--- WHAT YOU ARE ASKED TO DO ---
Up to and including the line with "Find the coefficient", reproduce the listing below exactly, beginning at its first line.

--- MATERIALS PROVIDED ---
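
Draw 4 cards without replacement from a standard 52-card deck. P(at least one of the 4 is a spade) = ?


P(at least one) = 1 - P(none)
P(none) = (39/52) × (38/51) × (37/50) × (36/49) = 0.303818
P(at least one) = 1 - 0.303818 = 0.6962

P = 0.6962


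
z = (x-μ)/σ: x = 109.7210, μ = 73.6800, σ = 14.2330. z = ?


z = (109.7210 - 73.6800)/14.2330
= 36.0410/14.2330
= 2.5322

z = 2.5322


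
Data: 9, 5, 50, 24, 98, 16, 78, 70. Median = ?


Sorted: 5, 9, 16, 24, 50, 70, 78, 98
n = 8 (even)
Middle values: 24 and 50
Median = (24+50)/2 = 37.0000

Median = 37.0000


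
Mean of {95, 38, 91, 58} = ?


Sum = 95 + 38 + 91 + 58 = 282
n = 4
Mean = 282/4 = 70.5000

Mean = 70.5000


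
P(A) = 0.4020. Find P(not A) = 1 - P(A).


P(not A) = 1 - 0.4020 = 0.5980

P(not A) = 0.5980


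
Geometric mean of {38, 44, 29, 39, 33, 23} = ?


Product = 38 × 44 × 29 × 39 × 33 × 23 = 1435293288
GM = 1435293288^(1/6) = 33.5859

GM = 33.5859


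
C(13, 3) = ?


C(13,3) = 13!/(3! × 10!)
= 6227020800/(6 × 3628800)
= 286

C(13,3) = 286


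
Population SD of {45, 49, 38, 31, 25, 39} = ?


Mean = 37.8333
Variance = 64.8056
SD = sqrt(64.8056) = 8.0502

SD = 8.0502


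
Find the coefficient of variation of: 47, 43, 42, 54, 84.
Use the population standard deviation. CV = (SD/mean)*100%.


Mean = 54.0000
SD = 15.5820
CV = (15.5820/54.0000)*100 = 28.8556%

CV = 28.8556%


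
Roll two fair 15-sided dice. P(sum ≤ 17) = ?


Total outcomes = 15×15 = 225
Favorable (sum ≤ 17): 134
P = 134/225 = 0.5956

P = 0.5956


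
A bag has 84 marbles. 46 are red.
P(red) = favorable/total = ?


P = 46/84 = 0.5476

P = 0.5476


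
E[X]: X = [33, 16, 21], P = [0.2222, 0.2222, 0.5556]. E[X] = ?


E[X] = 33*0.2222 + 16*0.2222 + 21*0.5556
= 7.3326 + 3.5552 + 11.6676
= 22.5554

E[X] = 22.5554


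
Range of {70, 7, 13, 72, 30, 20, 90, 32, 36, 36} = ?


Max = 90, Min = 7
Range = 90 - 7 = 83

Range = 83


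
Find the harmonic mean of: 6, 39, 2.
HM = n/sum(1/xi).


Sum of reciprocals = 1/6 + 1/39 + 1/2 = 0.692308
HM = 3/0.692308 = 4.3333

HM = 4.3333


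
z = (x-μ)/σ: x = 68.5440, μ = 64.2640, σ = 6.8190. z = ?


z = (68.5440 - 64.2640)/6.8190
= 4.2800/6.8190
= 0.6277

z = 0.6277


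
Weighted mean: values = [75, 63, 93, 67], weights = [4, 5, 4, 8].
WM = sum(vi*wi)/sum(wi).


Numerator = 75*4 + 63*5 + 93*4 + 67*8 = 1523
Denominator = 4 + 5 + 4 + 8 = 21
WM = 1523/21 = 72.5238

WM = 72.5238


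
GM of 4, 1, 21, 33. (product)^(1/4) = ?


Product = 4 × 1 × 21 × 33 = 2772
GM = 2772^(1/4) = 7.2560

GM = 7.2560


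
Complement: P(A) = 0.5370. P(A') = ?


P(not A) = 1 - 0.5370 = 0.4630

P(not A) = 0.4630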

--- TASK ANSWER ---
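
Draw 4 cards without replacement from a standard 52-card deck. P(at least one of the 4 is a spade) = ?


P(at least one) = 1 - P(none)
P(none) = (39/52) × (38/51) × (37/50) × (36/49) = 0.303818
P(at least one) = 1 - 0.303818 = 0.6962

P = 0.6962


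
z = (x-μ)/σ: x = 109.7210, μ = 73.6800, σ = 14.2330. z = ?


z = (109.7210 - 73.6800)/14.2330
= 36.0410/14.2330
= 2.5322

z = 2.5322


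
Data: 9, 5, 50, 24, 98, 16, 78, 70. Median = ?


Sorted: 5, 9, 16, 24, 50, 70, 78, 98
n = 8 (even)
Middle values: 24 and 50
Median = (24+50)/2 = 37.0000

Median = 37.0000


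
Mean of {95, 38, 91, 58} = ?


Sum = 95 + 38 + 91 + 58 = 282
n = 4
Mean = 282/4 = 70.5000

Mean = 70.5000


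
P(A) = 0.4020. Find P(not A) = 1 - P(A).


P(not A) = 1 - 0.4020 = 0.5980

P(not A) = 0.5980


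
Geometric mean of {38, 44, 29, 39, 33, 23} = ?


Product = 38 × 44 × 29 × 39 × 33 × 23 = 1435293288
GM = 1435293288^(1/6) = 33.5859

GM = 33.5859


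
C(13, 3) = ?


C(13,3) = 13!/(3! × 10!)
= 6227020800/(6 × 3628800)
= 286

C(13,3) = 286


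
Population SD of {45, 49, 38, 31, 25, 39} = ?


Mean = 37.8333
Variance = 64.8056
SD = sqrt(64.8056) = 8.0502

SD = 8.0502


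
Find the coefficient of variation of: 47, 43, 42, 54, 84.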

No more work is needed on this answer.